» **RECORDS SUPPLIED**:

Content starts

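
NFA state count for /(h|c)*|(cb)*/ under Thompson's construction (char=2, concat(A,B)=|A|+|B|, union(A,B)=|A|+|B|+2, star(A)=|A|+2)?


Syntax tree has 4 char leaf(s), 2 union(s), 2 star(s)
chars contribute 4×2 = 8; each union adds +2; each star adds +2
Total: 8 + 4 + 4 = 16 states


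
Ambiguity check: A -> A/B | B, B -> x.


precedence layered via separate nonterminal B: deterministic
Unambiguous


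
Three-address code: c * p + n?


Break into single-operator statements:
t1 = c * p
t2 = t1 + n


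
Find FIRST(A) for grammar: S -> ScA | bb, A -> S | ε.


Per alternative of A: FIRST(S) = {b}; FIRST(ε) = {ε}
FIRST(A) = {b, ε}


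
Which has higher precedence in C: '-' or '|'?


'-' is additive (level 9); '|' is bitwise OR (level 3)
Higher level binds tighter
'-' has higher precedence than '|'


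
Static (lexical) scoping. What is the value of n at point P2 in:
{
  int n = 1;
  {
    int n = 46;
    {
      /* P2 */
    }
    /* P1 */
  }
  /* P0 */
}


P2's block does not declare n; resolves to the enclosing declaration at depth 1
n = 46


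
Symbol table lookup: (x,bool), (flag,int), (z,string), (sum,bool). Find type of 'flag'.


Lookup 'flag' → type int


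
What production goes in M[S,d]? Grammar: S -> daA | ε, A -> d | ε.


For [S, d]: 'd' ∈ FIRST(daA)
Entry: S -> daA


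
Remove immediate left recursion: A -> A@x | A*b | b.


Left-recursive alternatives: A@x, A*b; non-recursive: b
Introduce A': A -> bA', A' -> @xA' | *bA' | ε


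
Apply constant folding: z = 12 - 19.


12 - 19 = -7 at compile time
Optimized: z = -7


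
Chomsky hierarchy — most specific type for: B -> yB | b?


Right-linear: every RHS is a terminal or a terminal followed by one nonterminal
Classification: Type 3 (Regular)


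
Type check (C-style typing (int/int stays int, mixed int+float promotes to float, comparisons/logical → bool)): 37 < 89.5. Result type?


Operand types: int < float
Rule: comparison yields bool
Result type: bool


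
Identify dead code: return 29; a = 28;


statement follows a return and is unreachable
Dead: 'a = 28'


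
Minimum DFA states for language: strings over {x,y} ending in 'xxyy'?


Track the longest suffix of input matching a prefix of 'xxyy': 5 classes (prefixes of length 0..4)
Minimal DFA: 5 states


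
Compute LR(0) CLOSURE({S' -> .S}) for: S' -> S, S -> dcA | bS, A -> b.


Start: S' -> .S
For each item with dot before a nonterminal B, add B -> .γ for every B-production
Closure: [S' -> .S, S -> .dcA, S -> .bS]


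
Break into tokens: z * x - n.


Scan left to right, longest-match per lexeme
Tokens: ID(z), OP(*), ID(x), OP(-), ID(n)


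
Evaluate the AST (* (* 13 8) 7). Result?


Evaluate inner: (* 13 8) = 104
Evaluate root: (* 104 7) = 728
Result: 728


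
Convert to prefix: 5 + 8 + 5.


left-to-right (same/higher precedence on left): tree is (+ (+ 5 8) 5)
Prefix: + + 5 8 5


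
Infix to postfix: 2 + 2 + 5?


Left to right (same or higher precedence on left)
Postfix: 2 2 + 5 +


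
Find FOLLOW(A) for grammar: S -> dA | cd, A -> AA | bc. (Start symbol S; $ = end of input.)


$ ∈ FOLLOW(S). For each A -> αBβ: add FIRST(β)\{ε} to FOLLOW(B); if β nullable, add FOLLOW(A).
FOLLOW(A) = {$, b}


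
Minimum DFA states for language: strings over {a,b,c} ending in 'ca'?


Track the longest suffix of input matching a prefix of 'ca': 3 classes (prefixes of length 0..2)
Minimal DFA: 3 states


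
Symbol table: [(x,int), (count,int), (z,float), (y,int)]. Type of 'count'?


Lookup 'count' → type int


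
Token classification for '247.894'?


Pattern: digits with a decimal point
Type: FLOAT_LITERAL


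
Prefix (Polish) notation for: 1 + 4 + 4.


left-to-right (same/higher precedence on left): tree is (+ (+ 1 4) 4)
Prefix: + + 1 4 4


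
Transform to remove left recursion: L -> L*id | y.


Left-recursive alternatives: L*id; non-recursive: y
Introduce L': L -> yL', L' -> *idL' | ε


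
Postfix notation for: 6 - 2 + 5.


Left to right (same or higher precedence on left)
Postfix: 6 2 - 5 +


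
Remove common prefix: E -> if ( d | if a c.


Common prefix: 'if'
Factored: E -> if E', E' -> ( d | a c


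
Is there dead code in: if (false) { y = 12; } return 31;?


condition is constant false, so the whole block is unreachable
Dead: 'if (false) { y = 12; }'


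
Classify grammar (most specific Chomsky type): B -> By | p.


Left-linear: every RHS is a terminal or one nonterminal followed by a terminal
Classification: Type 3 (Regular)


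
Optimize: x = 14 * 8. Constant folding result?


14 * 8 = 112 at compile time
Optimized: x = 112


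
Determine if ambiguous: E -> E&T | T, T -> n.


precedence layered via separate nonterminal T: deterministic
Unambiguous


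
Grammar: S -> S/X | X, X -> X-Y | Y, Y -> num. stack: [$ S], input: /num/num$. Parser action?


shift '/' to continue S -> S/X
Action: shift


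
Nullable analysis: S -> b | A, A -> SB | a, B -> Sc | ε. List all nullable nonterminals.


A nonterminal is nullable iff some alternative derives ε (directly, or every symbol in it is nullable)
Nullable: {B}


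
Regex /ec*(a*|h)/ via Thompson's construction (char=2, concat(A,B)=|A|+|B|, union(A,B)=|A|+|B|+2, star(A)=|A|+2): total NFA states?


Syntax tree has 4 char leaf(s), 1 union(s), 2 star(s)
chars contribute 4×2 = 8; each union adds +2; each star adds +2
Total: 8 + 2 + 4 = 14 states


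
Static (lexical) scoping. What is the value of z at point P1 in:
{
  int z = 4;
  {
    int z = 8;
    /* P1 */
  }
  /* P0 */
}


z declared in the same block as P1
z = 8


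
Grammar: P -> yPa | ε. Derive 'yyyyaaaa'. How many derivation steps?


Derivation: P => yPa => yyPaa => yyyPaaa => yyyyPaaaa => yyyyaaaa
Steps: 5


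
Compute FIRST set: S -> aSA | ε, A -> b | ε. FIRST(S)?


Per alternative of S: FIRST(aSA) = {a}; FIRST(ε) = {ε}
FIRST(S) = {a, ε}


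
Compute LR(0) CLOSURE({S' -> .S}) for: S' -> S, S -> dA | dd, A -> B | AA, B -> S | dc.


Start: S' -> .S
For each item with dot before a nonterminal B, add B -> .γ for every B-production
Closure: [S' -> .S, S -> .dA, S -> .dd]


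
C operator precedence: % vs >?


'%' is multiplicative (level 10); '>' is relational (level 7)
Higher level binds tighter
'%' has higher precedence than '>'


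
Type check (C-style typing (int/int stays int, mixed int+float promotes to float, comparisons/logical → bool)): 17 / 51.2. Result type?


Operand types: int / float
Rule: mixed int/float promotes to float; int/int stays int
Result type: float


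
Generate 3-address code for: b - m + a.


Break into single-operator statements:
t1 = b - m
t2 = t1 + a


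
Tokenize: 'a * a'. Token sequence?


Scan left to right, longest-match per lexeme
Tokens: ID(a), OP(*), ID(a)


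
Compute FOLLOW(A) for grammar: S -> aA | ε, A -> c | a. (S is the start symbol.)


$ ∈ FOLLOW(S). For each A -> αBβ: add FIRST(β)\{ε} to FOLLOW(B); if β nullable, add FOLLOW(A).
FOLLOW(A) = {$}


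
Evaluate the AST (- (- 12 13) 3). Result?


Evaluate inner: (- 12 13) = -1
Evaluate root: (- -1 3) = -4
Result: -4


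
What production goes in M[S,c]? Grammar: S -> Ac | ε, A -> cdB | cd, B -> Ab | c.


For [S, c]: 'c' ∈ FIRST(Ac)
Entry: S -> Ac


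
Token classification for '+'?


Pattern: operator symbol
Type: OPERATOR


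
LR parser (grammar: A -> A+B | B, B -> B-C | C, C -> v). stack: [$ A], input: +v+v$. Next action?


shift '+' to continue A -> A+B
Action: shift


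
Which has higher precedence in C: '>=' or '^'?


'>=' is relational (level 7); '^' is bitwise XOR (level 4)
Higher level binds tighter
'>=' has higher precedence than '^'


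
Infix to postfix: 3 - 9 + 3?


Left to right (same or higher precedence on left)
Postfix: 3 9 - 3 +


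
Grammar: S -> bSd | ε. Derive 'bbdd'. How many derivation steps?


Derivation: S => bSd => bbSdd => bbdd
Steps: 3


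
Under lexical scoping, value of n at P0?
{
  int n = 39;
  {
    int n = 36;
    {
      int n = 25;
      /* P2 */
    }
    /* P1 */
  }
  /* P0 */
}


n declared in the same block as P0
n = 39


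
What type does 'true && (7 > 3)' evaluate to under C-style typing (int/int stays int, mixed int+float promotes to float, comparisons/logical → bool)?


Operand types: bool && bool
Rule: logical operators take bool operands and yield bool
Result type: bool


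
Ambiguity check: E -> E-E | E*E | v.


'v-v*v' has two parse trees (no precedence encoded between - and *)
Ambiguous


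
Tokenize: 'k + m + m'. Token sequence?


Scan left to right, longest-match per lexeme
Tokens: ID(k), OP(+), ID(m), OP(+), ID(m)


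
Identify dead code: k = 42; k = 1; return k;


first assignment to k is overwritten before any read
Dead: 'k = 42'


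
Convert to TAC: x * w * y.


Break into single-operator statements:
t1 = x * w
t2 = t1 * y


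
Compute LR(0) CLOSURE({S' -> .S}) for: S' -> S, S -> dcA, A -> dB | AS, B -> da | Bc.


Start: S' -> .S
For each item with dot before a nonterminal B, add B -> .γ for every B-production
Closure: [S' -> .S, S -> .dcA]


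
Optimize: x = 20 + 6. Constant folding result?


20 + 6 = 26 at compile time
Optimized: x = 26


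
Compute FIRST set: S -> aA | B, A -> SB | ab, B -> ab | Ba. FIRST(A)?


Per alternative of A: FIRST(SB) = {a}; FIRST(ab) = {a}
FIRST(A) = {a}


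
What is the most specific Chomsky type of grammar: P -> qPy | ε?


Single nonterminal LHS, but q^n y^n is not regular
Classification: Type 2 (Context-Free)


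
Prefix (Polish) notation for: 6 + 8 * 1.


'*' binds tighter: tree is (+ 6 (* 8 1))
Prefix: + 6 * 8 1


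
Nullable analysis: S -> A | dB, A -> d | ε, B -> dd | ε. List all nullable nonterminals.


A nonterminal is nullable iff some alternative derives ε (directly, or every symbol in it is nullable)
Nullable: {A, B, S}


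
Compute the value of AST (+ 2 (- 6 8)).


Evaluate inner: (- 6 8) = -2
Evaluate root: (+ 2 -2) = 0
Result: 0


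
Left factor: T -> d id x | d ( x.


Common prefix: 'd'
Factored: T -> d T', T' -> id x | ( x


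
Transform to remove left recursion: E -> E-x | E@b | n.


Left-recursive alternatives: E-x, E@b; non-recursive: n
Introduce E': E -> nE', E' -> -xE' | @bE' | ε


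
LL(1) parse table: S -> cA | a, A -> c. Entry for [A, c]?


For [A, c]: 'c' ∈ FIRST(c)
Entry: A -> c


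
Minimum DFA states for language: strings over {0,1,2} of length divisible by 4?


Track length mod 4: states 0..3, accept at 0
Minimal DFA: 4 states


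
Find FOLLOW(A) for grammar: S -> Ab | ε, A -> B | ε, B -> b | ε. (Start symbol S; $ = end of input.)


$ ∈ FOLLOW(S). For each A -> αBβ: add FIRST(β)\{ε} to FOLLOW(B); if β nullable, add FOLLOW(A).
FOLLOW(A) = {b}


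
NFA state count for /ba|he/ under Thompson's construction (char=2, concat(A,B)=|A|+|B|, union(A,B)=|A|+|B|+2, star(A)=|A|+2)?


Syntax tree has 4 char leaf(s), 1 union(s), 0 star(s)
chars contribute 4×2 = 8; each union adds +2; each star adds +2
Total: 8 + 2 + 0 = 10 states


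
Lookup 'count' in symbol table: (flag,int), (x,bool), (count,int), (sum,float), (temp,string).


Lookup 'count' → type int


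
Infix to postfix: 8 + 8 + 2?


Left to right (same or higher precedence on left)
Postfix: 8 8 + 2 +


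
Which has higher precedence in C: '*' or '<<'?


'*' is multiplicative (level 10); '<<' is shift (level 8)
Higher level binds tighter
'*' has higher precedence than '<<'


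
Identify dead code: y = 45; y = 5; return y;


first assignment to y is overwritten before any read
Dead: 'y = 45'


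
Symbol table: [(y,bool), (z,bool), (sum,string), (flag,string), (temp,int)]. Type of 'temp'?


Lookup 'temp' → type int


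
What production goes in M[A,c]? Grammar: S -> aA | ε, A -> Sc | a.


For [A, c]: 'c' ∈ FIRST(Sc)
Entry: A -> Sc


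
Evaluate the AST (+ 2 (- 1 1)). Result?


Evaluate inner: (- 1 1) = 0
Evaluate root: (+ 2 0) = 2
Result: 2


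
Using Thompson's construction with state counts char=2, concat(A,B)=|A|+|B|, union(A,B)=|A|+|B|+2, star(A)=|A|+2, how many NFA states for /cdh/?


Syntax tree has 3 char leaf(s), 0 union(s), 0 star(s)
chars contribute 3×2 = 6; each union adds +2; each star adds +2
Total: 6 + 0 + 0 = 6 states


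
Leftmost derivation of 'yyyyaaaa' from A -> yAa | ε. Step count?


Derivation: A => yAa => yyAaa => yyyAaaa => yyyyAaaaa => yyyyaaaa
Steps: 5


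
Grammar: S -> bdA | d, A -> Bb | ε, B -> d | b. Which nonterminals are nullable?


A nonterminal is nullable iff some alternative derives ε (directly, or every symbol in it is nullable)
Nullable: {A}


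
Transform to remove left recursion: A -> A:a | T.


Left-recursive alternatives: A:a; non-recursive: T
Introduce A': A -> TA', A' -> :aA' | ε


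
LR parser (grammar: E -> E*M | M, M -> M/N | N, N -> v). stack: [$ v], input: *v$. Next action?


'v' on top is the handle for N -> v
Action: reduce (N -> v)


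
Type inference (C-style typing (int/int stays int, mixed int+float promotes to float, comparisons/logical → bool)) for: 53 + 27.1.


Operand types: int + float
Rule: mixed int/float promotes to float; int/int stays int
Result type: float


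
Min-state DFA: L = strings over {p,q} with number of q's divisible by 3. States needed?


Track (count of q) mod 3: states 0..2, accept at 0
Minimal DFA: 3 states


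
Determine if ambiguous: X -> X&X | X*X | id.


'id&id*id' has two parse trees (no precedence encoded between & and *)
Ambiguous


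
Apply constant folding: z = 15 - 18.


15 - 18 = -3 at compile time
Optimized: z = -3


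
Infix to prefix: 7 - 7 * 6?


'*' binds tighter: tree is (- 7 (* 7 6))
Prefix: - 7 * 7 6


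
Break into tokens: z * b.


Scan left to right, longest-match per lexeme
Tokens: ID(z), OP(*), ID(b)


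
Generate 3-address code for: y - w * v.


Break into single-operator statements:
t1 = w * v
t2 = y - t1


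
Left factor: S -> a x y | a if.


Common prefix: 'a'
Factored: S -> a S', S' -> x y | if


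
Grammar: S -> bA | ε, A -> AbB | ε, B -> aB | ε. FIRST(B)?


Per alternative of B: FIRST(aB) = {a}; FIRST(ε) = {ε}
FIRST(B) = {a, ε}


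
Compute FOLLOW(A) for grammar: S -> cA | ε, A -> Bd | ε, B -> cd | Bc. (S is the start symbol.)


$ ∈ FOLLOW(S). For each A -> αBβ: add FIRST(β)\{ε} to FOLLOW(B); if β nullable, add FOLLOW(A).
FOLLOW(A) = {$}


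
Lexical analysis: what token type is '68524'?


Pattern: digits only
Type: INTEGER_LITERAL


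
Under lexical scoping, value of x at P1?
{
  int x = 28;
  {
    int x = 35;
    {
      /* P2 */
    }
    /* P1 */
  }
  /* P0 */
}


x declared in the same block as P1
x = 35


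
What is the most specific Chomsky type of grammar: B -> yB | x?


Right-linear: every RHS is a terminal or a terminal followed by one nonterminal
Classification: Type 3 (Regular)


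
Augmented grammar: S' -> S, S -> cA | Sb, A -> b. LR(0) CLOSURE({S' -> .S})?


Start: S' -> .S
For each item with dot before a nonterminal B, add B -> .γ for every B-production
Closure: [S' -> .S, S -> .cA, S -> .Sb]


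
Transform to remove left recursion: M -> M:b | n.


Left-recursive alternatives: M:b; non-recursive: n
Introduce M': M -> nM', M' -> :bM' | ε


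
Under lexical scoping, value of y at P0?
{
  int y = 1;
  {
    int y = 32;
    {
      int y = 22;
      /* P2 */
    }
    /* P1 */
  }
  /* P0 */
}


y declared in the same block as P0
y = 1


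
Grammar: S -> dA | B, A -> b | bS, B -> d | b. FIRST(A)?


Per alternative of A: FIRST(b) = {b}; FIRST(bS) = {b}
FIRST(A) = {b}


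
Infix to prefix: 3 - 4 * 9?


'*' binds tighter: tree is (- 3 (* 4 9))
Prefix: - 3 * 4 9


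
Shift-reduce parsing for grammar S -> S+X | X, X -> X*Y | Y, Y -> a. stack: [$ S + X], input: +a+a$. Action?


handle 'S+X' on top; lookahead ∈ FOLLOW(S) = {+, $}
Action: reduce (S -> S+X)


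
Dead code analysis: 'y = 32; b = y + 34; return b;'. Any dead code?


y is read by b's definition; b is returned
No dead code


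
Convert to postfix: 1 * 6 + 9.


Left to right (same or higher precedence on left)
Postfix: 1 6 * 9 +


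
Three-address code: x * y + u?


Break into single-operator statements:
t1 = x * y
t2 = t1 + u


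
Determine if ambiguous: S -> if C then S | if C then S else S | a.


dangling else: 'if C then if C then a else a' parses two ways
Ambiguous


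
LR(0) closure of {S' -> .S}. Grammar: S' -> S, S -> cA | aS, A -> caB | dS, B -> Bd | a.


Start: S' -> .S
For each item with dot before a nonterminal B, add B -> .γ for every B-production
Closure: [S' -> .S, S -> .cA, S -> .aS]


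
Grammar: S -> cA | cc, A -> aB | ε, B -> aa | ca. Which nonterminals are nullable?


A nonterminal is nullable iff some alternative derives ε (directly, or every symbol in it is nullable)
Nullable: {A}


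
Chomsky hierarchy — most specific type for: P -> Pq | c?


Left-linear: every RHS is a terminal or one nonterminal followed by a terminal
Classification: Type 3 (Regular)


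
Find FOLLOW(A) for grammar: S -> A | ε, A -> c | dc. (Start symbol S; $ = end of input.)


$ ∈ FOLLOW(S). For each A -> αBβ: add FIRST(β)\{ε} to FOLLOW(B); if β nullable, add FOLLOW(A).
FOLLOW(A) = {$}


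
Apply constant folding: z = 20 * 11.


20 * 11 = 220 at compile time
Optimized: z = 220


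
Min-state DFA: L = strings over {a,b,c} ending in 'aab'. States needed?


Track the longest suffix of input matching a prefix of 'aab': 4 classes (prefixes of length 0..3)
Minimal DFA: 4 states


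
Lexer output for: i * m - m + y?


Scan left to right, longest-match per lexeme
Tokens: ID(i), OP(*), ID(m), OP(-), ID(m), OP(+), ID(y)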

Content ends

Among the records above, find each line containing the string "scoping" and copy it.

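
Static (lexical) scoping. What is the value of n at point P2 in:
Static (lexical) scoping. What is the value of z at point P1 in:
Under lexical scoping, value of n at P0?
Under lexical scoping, value of x at P1?
Under lexical scoping, value of y at P0?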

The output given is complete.